Task instructions »
Could you write out the whole listing exactly as it appears?
+---+
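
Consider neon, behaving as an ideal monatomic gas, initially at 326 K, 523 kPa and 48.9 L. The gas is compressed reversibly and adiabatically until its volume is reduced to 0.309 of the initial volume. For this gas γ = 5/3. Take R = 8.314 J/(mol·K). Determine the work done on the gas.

n = P₁V₁/(RT₁) = 523×48.9/(8.314×326) = 9.44 mol.
Adiabatic: TV^(γ−1) = const ⇒ T₂ = 326×(3.24)^0.667 = 713 K; PV^γ = const ⇒ P₂ = 3700 kPa.
ΔU = nCvΔT = 9.44×12.5×(713−326) = 45600 J.
Q = 0 for an adiabatic process, so W = −ΔU = -45600 J.
Work done on the gas = −W_by = 45600 J.

45600 J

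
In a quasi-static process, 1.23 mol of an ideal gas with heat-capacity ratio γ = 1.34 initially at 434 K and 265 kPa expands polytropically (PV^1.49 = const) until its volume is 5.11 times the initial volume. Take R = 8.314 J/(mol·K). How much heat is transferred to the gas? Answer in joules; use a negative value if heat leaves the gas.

V₁ = nRT₁/P₁ = 1.23×8.314×434/265 = 16.7 L.
Polytropic n=1.49: T₂ = T₁(V₁/V₂)^(n−1) = 434×(0.196)^0.49 = 195 K; P₂ = P₁(V₁/V₂)^n = 23.3 kPa.
W = (P₁V₁−P₂V₂)/(n−1) = (265×16.7−23.3×85.6)/0.49 = 4980 J.
ΔU = nCvΔT = 1.23×24.5×(195−434) = -7180 J.
Q = ΔU + W = -2200 J.

-2200 J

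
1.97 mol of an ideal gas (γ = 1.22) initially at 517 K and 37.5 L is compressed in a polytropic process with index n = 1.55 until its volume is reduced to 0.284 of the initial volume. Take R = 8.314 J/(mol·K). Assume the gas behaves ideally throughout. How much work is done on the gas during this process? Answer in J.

15400 J

P₁ = nRT₁/V₁ = 1.97×8.314×517/37.5 = 226 kPa.
Polytropic n=1.55: T₂ = T₁(V₁/V₂)^(n−1) = 517×(3.52)^0.55 = 1030 K; P₂ = P₁(V₁/V₂)^n = 1590 kPa.
W = (P₁V₁−P₂V₂)/(n−1) = (226×37.5−1590×10.6)/0.55 = -15400 J.
Work done on the gas = −W_by = 15400 J.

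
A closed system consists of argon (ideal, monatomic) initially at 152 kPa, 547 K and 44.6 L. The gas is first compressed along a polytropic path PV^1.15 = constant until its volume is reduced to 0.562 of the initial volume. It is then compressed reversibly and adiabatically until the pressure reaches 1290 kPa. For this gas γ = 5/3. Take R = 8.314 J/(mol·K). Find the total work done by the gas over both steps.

-13000 J

n = P₁V₁/(RT₁) = 152×44.6/(8.314×547) = 1.49 mol.
Step 1 — Polytropic n=1.15: T₂ = T₁(V₁/V₂)^(n−1) = 547×(1.78)^0.15 = 596 K; P₂ = P₁(V₁/V₂)^n = 295 kPa.
W = (P₁V₁−P₂V₂)/(n−1) = (152×44.6−295×25.1)/0.15 = -4080 J.
ΔU = nCvΔT = 1.49×12.5×(596−547) = 918 J.
Q = ΔU + W = -3160 J.
State after step 1: P = 295 kPa, V = 25.1 L, T = 596 K.
Step 2 — Adiabatic: T₂/T₁ = (P₂/P₁)^((γ−1)/γ) ⇒ T₂ = 596×(4.37)^0.400 = 1080 K; V₂ = 10.3 L.
ΔU = nCvΔT = 1.49×12.5×(1080−596) = 8920 J.
Q = 0 for an adiabatic process, so W = −ΔU = -8920 J.
Net over both steps: W = -13000 J, Q = -3160 J, ΔU = 9840 J.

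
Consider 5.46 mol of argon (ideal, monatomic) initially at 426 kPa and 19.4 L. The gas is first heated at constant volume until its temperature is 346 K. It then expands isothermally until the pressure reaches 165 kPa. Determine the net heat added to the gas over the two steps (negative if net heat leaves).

36100 J

T₁ = P₁V₁/(nR) = 426×19.4/(5.46×8.314) = 182 K.
Step 1 — Isochoric: V stays 19.4 L; P/T = const ⇒ T₂ = 346 K, P₂ = 810 kPa.
W = 0 (no volume change).
ΔU = nCvΔT = 5.46×12.5×(346−182) = 11200 J.
Q = ΔU = 11200 J.
State after step 1: P = 810 kPa, V = 19.4 L, T = 346 K.
Step 2 — Isothermal: T stays 346 K; PV = const ⇒ V₂ = 95.2 L, P₂ = 165 kPa.
ΔU = 0 (ideal gas, T constant).
W = nRT ln(V₂/V₁) = 5.46×8.314×346×ln(4.91) = 25000 J.
Q = ΔU + W = 25000 J.
Net over both steps: W = 25000 J, Q = 36100 J, ΔU = 11200 J.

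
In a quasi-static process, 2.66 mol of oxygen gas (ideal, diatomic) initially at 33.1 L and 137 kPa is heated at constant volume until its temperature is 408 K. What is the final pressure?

273 kPa

T₁ = P₁V₁/(nR) = 137×33.1/(2.66×8.314) = 205 K.
Isochoric: V stays 33.1 L; P/T = const ⇒ T₂ = 408 K, P₂ = 273 kPa.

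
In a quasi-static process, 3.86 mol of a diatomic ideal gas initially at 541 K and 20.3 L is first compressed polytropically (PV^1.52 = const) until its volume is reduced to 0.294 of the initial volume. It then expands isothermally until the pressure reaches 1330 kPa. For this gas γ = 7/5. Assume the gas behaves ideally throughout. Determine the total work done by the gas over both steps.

16900 J

P₁ = nRT₁/V₁ = 3.86×8.314×541/20.3 = 855 kPa.
Step 1 — Polytropic n=1.52: T₂ = T₁(V₁/V₂)^(n−1) = 541×(3.40)^0.52 = 1020 K; P₂ = P₁(V₁/V₂)^n = 5500 kPa.
W = (P₁V₁−P₂V₂)/(n−1) = (855×20.3−5500×5.97)/0.52 = -29700 J.
ΔU = nCvΔT = 3.86×20.8×(1020−541) = 38600 J.
Q = ΔU + W = 8910 J.
State after step 1: P = 5500 kPa, V = 5.97 L, T = 1020 K.
Step 2 — Isothermal: T stays 1020 K; PV = const ⇒ V₂ = 24.7 L, P₂ = 1330 kPa.
ΔU = 0 (ideal gas, T constant).
W = nRT ln(V₂/V₁) = 3.86×8.314×1020×ln(4.13) = 46600 J.
Q = ΔU + W = 46600 J.
Net over both steps: W = 16900 J, Q = 55500 J, ΔU = 38600 J.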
+---+
Output below »
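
Consider neon, behaving as an ideal monatomic gas, initially at 326 K, 523 kPa and 48.9 L. The gas is compressed reversibly and adiabatically until its volume is reduced to 0.309 of the initial volume. For this gas γ = 5/3. Take R = 8.314 J/(mol·K). Determine the work done on the gas.

n = P₁V₁/(RT₁) = 523×48.9/(8.314×326) = 9.44 mol.
Adiabatic: TV^(γ−1) = const ⇒ T₂ = 326×(3.24)^0.667 = 713 K; PV^γ = const ⇒ P₂ = 3700 kPa.
ΔU = nCvΔT = 9.44×12.5×(713−326) = 45600 J.
Q = 0 for an adiabatic process, so W = −ΔU = -45600 J.
Work done on the gas = −W_by = 45600 J.

45600 J

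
In a quasi-static process, 1.23 mol of an ideal gas with heat-capacity ratio γ = 1.34 initially at 434 K and 265 kPa expands polytropically (PV^1.49 = const) until its volume is 5.11 times the initial volume. Take R = 8.314 J/(mol·K). How much heat is transferred to the gas? Answer in joules; use a negative value if heat leaves the gas.

V₁ = nRT₁/P₁ = 1.23×8.314×434/265 = 16.7 L.
Polytropic n=1.49: T₂ = T₁(V₁/V₂)^(n−1) = 434×(0.196)^0.49 = 195 K; P₂ = P₁(V₁/V₂)^n = 23.3 kPa.
W = (P₁V₁−P₂V₂)/(n−1) = (265×16.7−23.3×85.6)/0.49 = 4980 J.
ΔU = nCvΔT = 1.23×24.5×(195−434) = -7180 J.
Q = ΔU + W = -2200 J.

-2200 J

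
1.97 mol of an ideal gas (γ = 1.22) initially at 517 K and 37.5 L is compressed in a polytropic process with index n = 1.55 until its volume is reduced to 0.284 of the initial volume. Take R = 8.314 J/(mol·K). Assume the gas behaves ideally throughout. How much work is done on the gas during this process? Answer in J.

15400 J

P₁ = nRT₁/V₁ = 1.97×8.314×517/37.5 = 226 kPa.
Polytropic n=1.55: T₂ = T₁(V₁/V₂)^(n−1) = 517×(3.52)^0.55 = 1030 K; P₂ = P₁(V₁/V₂)^n = 1590 kPa.
W = (P₁V₁−P₂V₂)/(n−1) = (226×37.5−1590×10.6)/0.55 = -15400 J.
Work done on the gas = −W_by = 15400 J.

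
A closed system consists of argon (ideal, monatomic) initially at 152 kPa, 547 K and 44.6 L. The gas is first compressed along a polytropic path PV^1.15 = constant until its volume is reduced to 0.562 of the initial volume. It is then compressed reversibly and adiabatically until the pressure reaches 1290 kPa. For this gas γ = 5/3. Take R = 8.314 J/(mol·K). Find the total work done by the gas over both steps.

-13000 J

n = P₁V₁/(RT₁) = 152×44.6/(8.314×547) = 1.49 mol.
Step 1 — Polytropic n=1.15: T₂ = T₁(V₁/V₂)^(n−1) = 547×(1.78)^0.15 = 596 K; P₂ = P₁(V₁/V₂)^n = 295 kPa.
W = (P₁V₁−P₂V₂)/(n−1) = (152×44.6−295×25.1)/0.15 = -4080 J.
ΔU = nCvΔT = 1.49×12.5×(596−547) = 918 J.
Q = ΔU + W = -3160 J.
State after step 1: P = 295 kPa, V = 25.1 L, T = 596 K.
Step 2 — Adiabatic: T₂/T₁ = (P₂/P₁)^((γ−1)/γ) ⇒ T₂ = 596×(4.37)^0.400 = 1080 K; V₂ = 10.3 L.
ΔU = nCvΔT = 1.49×12.5×(1080−596) = 8920 J.
Q = 0 for an adiabatic process, so W = −ΔU = -8920 J.
Net over both steps: W = -13000 J, Q = -3160 J, ΔU = 9840 J.

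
Consider 5.46 mol of argon (ideal, monatomic) initially at 426 kPa and 19.4 L. The gas is first heated at constant volume until its temperature is 346 K. It then expands isothermally until the pressure reaches 165 kPa. Determine the net heat added to the gas over the two steps (negative if net heat leaves).

36100 J

T₁ = P₁V₁/(nR) = 426×19.4/(5.46×8.314) = 182 K.
Step 1 — Isochoric: V stays 19.4 L; P/T = const ⇒ T₂ = 346 K, P₂ = 810 kPa.
W = 0 (no volume change).
ΔU = nCvΔT = 5.46×12.5×(346−182) = 11200 J.
Q = ΔU = 11200 J.
State after step 1: P = 810 kPa, V = 19.4 L, T = 346 K.
Step 2 — Isothermal: T stays 346 K; PV = const ⇒ V₂ = 95.2 L, P₂ = 165 kPa.
ΔU = 0 (ideal gas, T constant).
W = nRT ln(V₂/V₁) = 5.46×8.314×346×ln(4.91) = 25000 J.
Q = ΔU + W = 25000 J.
Net over both steps: W = 25000 J, Q = 36100 J, ΔU = 11200 J.

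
In a quasi-static process, 2.66 mol of oxygen gas (ideal, diatomic) initially at 33.1 L and 137 kPa is heated at constant volume until its temperature is 408 K. What is the final pressure?

273 kPa

T₁ = P₁V₁/(nR) = 137×33.1/(2.66×8.314) = 205 K.
Isochoric: V stays 33.1 L; P/T = const ⇒ T₂ = 408 K, P₂ = 273 kPa.

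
In a quasi-static process, 3.86 mol of a diatomic ideal gas initially at 541 K and 20.3 L is first compressed polytropically (PV^1.52 = const) until its volume is reduced to 0.294 of the initial volume. It then expands isothermally until the pressure reaches 1330 kPa. For this gas γ = 7/5. Assume the gas behaves ideally throughout. Determine the total work done by the gas over both steps.

16900 J

P₁ = nRT₁/V₁ = 3.86×8.314×541/20.3 = 855 kPa.
Step 1 — Polytropic n=1.52: T₂ = T₁(V₁/V₂)^(n−1) = 541×(3.40)^0.52 = 1020 K; P₂ = P₁(V₁/V₂)^n = 5500 kPa.
W = (P₁V₁−P₂V₂)/(n−1) = (855×20.3−5500×5.97)/0.52 = -29700 J.
ΔU = nCvΔT = 3.86×20.8×(1020−541) = 38600 J.
Q = ΔU + W = 8910 J.
State after step 1: P = 5500 kPa, V = 5.97 L, T = 1020 K.
Step 2 — Isothermal: T stays 1020 K; PV = const ⇒ V₂ = 24.7 L, P₂ = 1330 kPa.
ΔU = 0 (ideal gas, T constant).
W = nRT ln(V₂/V₁) = 3.86×8.314×1020×ln(4.13) = 46600 J.
Q = ΔU + W = 46600 J.
Net over both steps: W = 16900 J, Q = 55500 J, ΔU = 38600 J.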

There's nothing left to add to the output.